▶ To do:
Print, in exact form, the lines below from the one containing "Both are D-finite at x=0. Let" through the one containing "[Dx + (1 + x)·Dx^2]", and omit all others.

▶ Extracted information:
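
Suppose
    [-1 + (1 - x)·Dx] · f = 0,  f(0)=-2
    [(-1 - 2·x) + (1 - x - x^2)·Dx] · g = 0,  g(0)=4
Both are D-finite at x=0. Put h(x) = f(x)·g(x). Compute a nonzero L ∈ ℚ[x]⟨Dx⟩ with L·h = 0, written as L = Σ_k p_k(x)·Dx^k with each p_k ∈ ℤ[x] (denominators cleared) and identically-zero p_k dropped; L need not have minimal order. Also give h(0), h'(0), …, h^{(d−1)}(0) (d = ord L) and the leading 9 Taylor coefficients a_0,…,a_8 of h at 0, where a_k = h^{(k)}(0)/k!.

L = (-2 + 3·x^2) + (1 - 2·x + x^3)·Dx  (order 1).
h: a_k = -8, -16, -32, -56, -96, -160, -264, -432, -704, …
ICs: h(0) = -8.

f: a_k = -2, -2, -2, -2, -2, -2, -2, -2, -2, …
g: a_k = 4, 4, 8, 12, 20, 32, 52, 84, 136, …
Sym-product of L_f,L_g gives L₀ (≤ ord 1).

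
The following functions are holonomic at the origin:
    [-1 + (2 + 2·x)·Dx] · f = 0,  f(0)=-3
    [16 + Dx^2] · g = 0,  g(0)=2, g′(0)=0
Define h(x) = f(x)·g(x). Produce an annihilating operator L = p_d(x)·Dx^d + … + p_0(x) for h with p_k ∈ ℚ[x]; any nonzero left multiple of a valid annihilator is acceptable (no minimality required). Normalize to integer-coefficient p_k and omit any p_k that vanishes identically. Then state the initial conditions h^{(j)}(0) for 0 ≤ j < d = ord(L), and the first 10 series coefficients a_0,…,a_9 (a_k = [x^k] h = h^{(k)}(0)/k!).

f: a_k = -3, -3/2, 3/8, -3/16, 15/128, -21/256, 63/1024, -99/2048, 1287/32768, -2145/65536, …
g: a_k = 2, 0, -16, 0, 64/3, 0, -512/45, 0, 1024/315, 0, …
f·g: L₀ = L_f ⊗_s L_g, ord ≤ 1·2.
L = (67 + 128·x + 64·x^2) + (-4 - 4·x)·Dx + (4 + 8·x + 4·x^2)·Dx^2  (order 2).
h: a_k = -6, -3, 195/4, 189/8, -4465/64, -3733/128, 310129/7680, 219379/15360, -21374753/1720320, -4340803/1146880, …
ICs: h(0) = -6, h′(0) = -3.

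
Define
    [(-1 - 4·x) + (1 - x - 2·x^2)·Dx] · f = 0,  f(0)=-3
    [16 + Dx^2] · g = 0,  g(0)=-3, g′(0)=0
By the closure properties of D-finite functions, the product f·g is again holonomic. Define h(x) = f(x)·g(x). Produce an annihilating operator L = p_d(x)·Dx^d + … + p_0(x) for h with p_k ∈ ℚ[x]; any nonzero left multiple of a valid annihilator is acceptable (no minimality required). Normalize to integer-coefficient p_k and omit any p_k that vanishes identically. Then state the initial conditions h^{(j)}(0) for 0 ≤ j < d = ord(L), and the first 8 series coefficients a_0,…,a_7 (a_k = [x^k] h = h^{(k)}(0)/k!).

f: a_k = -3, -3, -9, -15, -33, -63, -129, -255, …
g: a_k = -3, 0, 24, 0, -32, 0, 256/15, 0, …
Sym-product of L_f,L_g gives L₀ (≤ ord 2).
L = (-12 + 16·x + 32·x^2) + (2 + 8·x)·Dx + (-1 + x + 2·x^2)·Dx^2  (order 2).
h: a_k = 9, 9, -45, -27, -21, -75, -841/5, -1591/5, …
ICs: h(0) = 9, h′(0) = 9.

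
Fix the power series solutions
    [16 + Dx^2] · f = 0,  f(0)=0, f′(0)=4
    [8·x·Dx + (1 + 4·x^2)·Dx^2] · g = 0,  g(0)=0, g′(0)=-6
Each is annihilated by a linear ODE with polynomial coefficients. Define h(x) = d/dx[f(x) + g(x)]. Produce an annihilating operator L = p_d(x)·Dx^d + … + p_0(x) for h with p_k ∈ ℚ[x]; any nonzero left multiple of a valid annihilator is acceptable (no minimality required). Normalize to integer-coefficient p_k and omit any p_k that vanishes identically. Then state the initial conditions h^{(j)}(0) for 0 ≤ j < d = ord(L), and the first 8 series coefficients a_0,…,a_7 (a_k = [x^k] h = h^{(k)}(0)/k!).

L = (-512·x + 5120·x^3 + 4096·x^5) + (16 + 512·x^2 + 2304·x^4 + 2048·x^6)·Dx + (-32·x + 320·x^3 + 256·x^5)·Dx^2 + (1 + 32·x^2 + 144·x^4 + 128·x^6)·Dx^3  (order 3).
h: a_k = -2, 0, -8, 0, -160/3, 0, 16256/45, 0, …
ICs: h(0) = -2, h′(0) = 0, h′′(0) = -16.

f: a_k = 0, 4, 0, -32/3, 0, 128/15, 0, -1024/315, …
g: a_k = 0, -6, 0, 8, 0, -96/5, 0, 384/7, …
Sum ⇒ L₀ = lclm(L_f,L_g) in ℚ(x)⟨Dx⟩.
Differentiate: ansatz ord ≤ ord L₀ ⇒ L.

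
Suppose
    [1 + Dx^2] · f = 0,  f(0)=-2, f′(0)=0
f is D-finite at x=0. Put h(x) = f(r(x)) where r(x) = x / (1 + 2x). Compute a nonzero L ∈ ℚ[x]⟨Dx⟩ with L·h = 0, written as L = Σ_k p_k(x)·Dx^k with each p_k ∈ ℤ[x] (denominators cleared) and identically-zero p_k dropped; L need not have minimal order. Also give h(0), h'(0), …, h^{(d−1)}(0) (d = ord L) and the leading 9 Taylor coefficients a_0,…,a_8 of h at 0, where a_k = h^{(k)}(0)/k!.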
---
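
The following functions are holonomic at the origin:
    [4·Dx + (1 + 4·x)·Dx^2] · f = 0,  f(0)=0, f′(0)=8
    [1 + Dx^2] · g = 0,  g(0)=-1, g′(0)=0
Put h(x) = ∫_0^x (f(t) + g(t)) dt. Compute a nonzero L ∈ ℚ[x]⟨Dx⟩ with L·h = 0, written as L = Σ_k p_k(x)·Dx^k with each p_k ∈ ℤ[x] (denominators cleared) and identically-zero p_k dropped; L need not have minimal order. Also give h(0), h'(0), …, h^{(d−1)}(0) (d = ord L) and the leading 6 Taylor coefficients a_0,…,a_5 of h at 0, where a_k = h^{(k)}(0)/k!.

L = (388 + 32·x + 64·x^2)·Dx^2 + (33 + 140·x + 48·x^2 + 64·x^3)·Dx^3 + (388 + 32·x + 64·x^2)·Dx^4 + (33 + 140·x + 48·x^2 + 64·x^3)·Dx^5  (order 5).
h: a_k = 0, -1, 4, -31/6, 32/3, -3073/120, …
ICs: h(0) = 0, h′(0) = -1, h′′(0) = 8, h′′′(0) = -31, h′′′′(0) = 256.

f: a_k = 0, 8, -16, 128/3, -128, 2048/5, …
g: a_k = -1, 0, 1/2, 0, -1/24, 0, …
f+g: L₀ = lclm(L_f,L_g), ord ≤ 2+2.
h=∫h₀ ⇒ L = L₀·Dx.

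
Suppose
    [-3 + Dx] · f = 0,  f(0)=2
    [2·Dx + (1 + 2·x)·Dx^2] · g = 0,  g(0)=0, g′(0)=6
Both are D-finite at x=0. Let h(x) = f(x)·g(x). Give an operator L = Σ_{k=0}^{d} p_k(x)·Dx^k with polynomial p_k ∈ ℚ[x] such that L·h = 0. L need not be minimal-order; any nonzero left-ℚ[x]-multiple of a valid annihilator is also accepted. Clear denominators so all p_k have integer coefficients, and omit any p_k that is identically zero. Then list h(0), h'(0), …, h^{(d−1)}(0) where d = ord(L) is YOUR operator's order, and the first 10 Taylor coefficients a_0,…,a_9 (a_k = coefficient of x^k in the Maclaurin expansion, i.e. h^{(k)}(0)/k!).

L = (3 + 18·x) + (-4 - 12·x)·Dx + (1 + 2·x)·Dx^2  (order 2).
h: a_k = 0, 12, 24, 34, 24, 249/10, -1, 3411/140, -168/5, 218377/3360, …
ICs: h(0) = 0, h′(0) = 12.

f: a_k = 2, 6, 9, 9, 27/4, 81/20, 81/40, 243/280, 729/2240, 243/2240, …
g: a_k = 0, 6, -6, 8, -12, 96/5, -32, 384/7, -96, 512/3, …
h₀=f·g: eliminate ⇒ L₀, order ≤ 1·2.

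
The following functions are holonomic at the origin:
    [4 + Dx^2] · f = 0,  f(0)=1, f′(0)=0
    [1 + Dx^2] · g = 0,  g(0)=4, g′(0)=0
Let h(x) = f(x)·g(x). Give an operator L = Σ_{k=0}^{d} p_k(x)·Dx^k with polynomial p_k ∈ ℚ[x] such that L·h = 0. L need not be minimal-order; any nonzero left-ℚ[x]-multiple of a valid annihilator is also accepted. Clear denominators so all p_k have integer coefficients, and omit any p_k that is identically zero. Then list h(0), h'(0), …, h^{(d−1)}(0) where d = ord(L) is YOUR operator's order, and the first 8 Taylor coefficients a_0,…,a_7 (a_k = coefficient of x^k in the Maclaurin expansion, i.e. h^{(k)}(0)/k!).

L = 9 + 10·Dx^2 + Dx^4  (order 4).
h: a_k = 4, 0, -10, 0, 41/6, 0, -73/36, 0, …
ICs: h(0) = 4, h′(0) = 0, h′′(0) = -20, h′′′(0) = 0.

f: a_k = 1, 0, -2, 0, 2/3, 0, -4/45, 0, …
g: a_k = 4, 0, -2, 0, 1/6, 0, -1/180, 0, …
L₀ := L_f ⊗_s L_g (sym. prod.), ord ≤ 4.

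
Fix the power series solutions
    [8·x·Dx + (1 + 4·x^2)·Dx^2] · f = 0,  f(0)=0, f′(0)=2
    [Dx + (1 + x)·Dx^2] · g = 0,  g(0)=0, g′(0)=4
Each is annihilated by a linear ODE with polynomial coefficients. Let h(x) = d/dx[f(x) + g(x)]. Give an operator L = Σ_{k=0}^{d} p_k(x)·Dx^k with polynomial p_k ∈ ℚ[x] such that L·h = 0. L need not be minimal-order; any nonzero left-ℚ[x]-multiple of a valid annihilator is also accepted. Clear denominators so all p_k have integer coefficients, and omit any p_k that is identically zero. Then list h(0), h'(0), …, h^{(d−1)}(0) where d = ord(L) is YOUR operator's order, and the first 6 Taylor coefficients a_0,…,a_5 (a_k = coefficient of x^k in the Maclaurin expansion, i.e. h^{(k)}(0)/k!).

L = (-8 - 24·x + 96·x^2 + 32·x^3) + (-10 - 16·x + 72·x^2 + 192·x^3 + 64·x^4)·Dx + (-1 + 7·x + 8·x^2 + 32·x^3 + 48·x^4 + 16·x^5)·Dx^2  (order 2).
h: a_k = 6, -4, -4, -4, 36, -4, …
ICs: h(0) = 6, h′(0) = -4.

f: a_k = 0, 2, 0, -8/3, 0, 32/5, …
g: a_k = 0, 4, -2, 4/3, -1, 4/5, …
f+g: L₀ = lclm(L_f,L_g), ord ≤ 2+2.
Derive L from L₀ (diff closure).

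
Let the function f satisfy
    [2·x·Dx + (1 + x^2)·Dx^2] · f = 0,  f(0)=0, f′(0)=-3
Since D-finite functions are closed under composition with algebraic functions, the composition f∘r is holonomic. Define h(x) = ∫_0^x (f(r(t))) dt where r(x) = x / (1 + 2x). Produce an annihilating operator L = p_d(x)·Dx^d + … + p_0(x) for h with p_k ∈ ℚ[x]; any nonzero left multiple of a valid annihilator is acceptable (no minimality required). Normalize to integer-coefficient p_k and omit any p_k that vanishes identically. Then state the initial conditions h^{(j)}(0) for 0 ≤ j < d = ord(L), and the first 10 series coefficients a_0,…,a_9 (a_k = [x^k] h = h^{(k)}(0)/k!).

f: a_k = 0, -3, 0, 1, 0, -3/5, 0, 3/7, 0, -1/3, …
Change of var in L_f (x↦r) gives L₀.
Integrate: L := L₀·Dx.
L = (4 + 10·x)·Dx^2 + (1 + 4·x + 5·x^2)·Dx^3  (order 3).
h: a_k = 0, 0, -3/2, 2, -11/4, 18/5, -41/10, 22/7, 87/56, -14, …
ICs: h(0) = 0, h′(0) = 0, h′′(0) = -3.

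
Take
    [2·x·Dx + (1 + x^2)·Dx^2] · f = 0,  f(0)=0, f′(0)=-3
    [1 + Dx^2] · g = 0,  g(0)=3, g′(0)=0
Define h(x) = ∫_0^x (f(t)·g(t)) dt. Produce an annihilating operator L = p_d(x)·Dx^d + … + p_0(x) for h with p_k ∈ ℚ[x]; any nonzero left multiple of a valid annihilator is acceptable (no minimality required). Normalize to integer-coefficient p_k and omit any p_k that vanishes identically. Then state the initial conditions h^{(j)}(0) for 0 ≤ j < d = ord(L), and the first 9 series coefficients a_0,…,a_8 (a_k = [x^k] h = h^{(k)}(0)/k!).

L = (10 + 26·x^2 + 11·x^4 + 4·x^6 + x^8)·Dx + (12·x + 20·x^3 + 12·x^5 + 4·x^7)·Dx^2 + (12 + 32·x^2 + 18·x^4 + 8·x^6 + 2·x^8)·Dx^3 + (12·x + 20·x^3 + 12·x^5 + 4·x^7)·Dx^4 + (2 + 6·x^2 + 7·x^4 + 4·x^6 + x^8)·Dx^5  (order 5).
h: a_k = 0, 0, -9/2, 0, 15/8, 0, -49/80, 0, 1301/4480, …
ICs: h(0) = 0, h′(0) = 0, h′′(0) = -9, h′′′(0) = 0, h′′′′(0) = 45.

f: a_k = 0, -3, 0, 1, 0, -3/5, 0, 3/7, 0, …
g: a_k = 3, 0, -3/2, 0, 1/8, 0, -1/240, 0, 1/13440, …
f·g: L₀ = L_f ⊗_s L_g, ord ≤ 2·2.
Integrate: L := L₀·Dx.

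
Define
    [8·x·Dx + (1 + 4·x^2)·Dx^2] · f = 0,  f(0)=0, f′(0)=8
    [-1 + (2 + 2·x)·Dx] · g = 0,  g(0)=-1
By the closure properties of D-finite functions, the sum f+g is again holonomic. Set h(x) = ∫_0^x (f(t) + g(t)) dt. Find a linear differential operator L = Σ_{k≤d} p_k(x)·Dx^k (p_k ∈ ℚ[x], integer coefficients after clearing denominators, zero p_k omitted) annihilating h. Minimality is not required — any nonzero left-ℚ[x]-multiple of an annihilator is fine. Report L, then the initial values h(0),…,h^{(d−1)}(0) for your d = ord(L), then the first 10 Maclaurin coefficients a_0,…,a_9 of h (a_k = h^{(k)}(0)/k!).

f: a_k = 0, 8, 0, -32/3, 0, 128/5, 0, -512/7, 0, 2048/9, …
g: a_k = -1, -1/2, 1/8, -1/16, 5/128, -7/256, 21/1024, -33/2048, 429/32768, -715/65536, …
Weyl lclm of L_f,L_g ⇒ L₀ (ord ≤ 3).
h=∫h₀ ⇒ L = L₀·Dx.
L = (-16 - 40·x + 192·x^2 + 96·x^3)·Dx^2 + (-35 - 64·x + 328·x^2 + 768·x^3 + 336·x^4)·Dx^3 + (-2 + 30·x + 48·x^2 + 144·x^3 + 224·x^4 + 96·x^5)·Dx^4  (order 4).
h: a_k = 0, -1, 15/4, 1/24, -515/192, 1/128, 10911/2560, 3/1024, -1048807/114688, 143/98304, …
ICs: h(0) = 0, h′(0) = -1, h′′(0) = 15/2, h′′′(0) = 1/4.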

▶ Worked solution:
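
Both are D-finite at x=0. Let h(x) = f(x)·g(x). Give an operator L = Σ_{k=0}^{d} p_k(x)·Dx^k with polynomial p_k ∈ ℚ[x] such that L·h = 0. L need not be minimal-order; any nonzero left-ℚ[x]-multiple of a valid annihilator is also accepted. Clear denominators so all p_k have integer coefficients, and omit any p_k that is identically zero. Then list h(0), h'(0), …, h^{(d−1)}(0) where d = ord(L) is YOUR operator's order, and the first 10 Taylor coefficients a_0,…,a_9 (a_k = coefficient of x^k in the Maclaurin expansion, i.e. h^{(k)}(0)/k!).

L = (3 + 18·x) + (-4 - 12·x)·Dx + (1 + 2·x)·Dx^2  (order 2).
h: a_k = 0, 12, 24, 34, 24, 249/10, -1, 3411/140, -168/5, 218377/3360, …
ICs: h(0) = 0, h′(0) = 12.

f: a_k = 2, 6, 9, 9, 27/4, 81/20, 81/40, 243/280, 729/2240, 243/2240, …
g: a_k = 0, 6, -6, 8, -12, 96/5, -32, 384/7, -96, 512/3, …
h₀=f·g: eliminate ⇒ L₀, order ≤ 1·2.

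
The following functions are holonomic at the origin:
    [4 + Dx^2] · f = 0,  f(0)=1, f′(0)=0
    [1 + Dx^2] · g = 0,  g(0)=4, g′(0)=0
Let h(x) = f(x)·g(x). Give an operator L = Σ_{k=0}^{d} p_k(x)·Dx^k with polynomial p_k ∈ ℚ[x] such that L·h = 0. L need not be minimal-order; any nonzero left-ℚ[x]-multiple of a valid annihilator is also accepted. Clear denominators so all p_k have integer coefficients, and omit any p_k that is identically zero. Then list h(0), h'(0), …, h^{(d−1)}(0) where d = ord(L) is YOUR operator's order, and the first 8 Taylor coefficients a_0,…,a_7 (a_k = coefficient of x^k in the Maclaurin expansion, i.e. h^{(k)}(0)/k!).

L = 9 + 10·Dx^2 + Dx^4  (order 4).
h: a_k = 4, 0, -10, 0, 41/6, 0, -73/36, 0, …
ICs: h(0) = 4, h′(0) = 0, h′′(0) = -20, h′′′(0) = 0.

f: a_k = 1, 0, -2, 0, 2/3, 0, -4/45, 0, …
g: a_k = 4, 0, -2, 0, 1/6, 0, -1/180, 0, …
L₀ := L_f ⊗_s L_g (sym. prod.), ord ≤ 4.

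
Fix the power series solutions
    [8·x·Dx + (1 + 4·x^2)·Dx^2] · f = 0,  f(0)=0, f′(0)=2
    [Dx + (1 + x)·Dx^2] · g = 0,  g(0)=0, g′(0)=4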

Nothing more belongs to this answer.